+++ Source material
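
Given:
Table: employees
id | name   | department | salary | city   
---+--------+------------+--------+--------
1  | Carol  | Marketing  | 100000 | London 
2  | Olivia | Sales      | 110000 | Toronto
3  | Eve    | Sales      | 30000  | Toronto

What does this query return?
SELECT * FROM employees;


SELECT * returns all 3 rows with all columns

3 rows:
1, Carol, Marketing, 100000, London
2, Olivia, Sales, 110000, Toronto
3, Eve, Sales, 30000, Toronto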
++++++
*Description of the task*. Nothing may change. Retype all of the entries.

*Answer for the task*.
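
Given:
Table: employees
id | name   | department | salary | city   
---+--------+------------+--------+--------
1  | Carol  | Marketing  | 100000 | London 
2  | Olivia | Sales      | 110000 | Toronto
3  | Eve    | Sales      | 30000  | Toronto

What does this query return?
SELECT * FROM employees;


SELECT * returns all 3 rows with all columns

3 rows:
1, Carol, Marketing, 100000, London
2, Olivia, Sales, 110000, Toronto
3, Eve, Sales, 30000, Toronto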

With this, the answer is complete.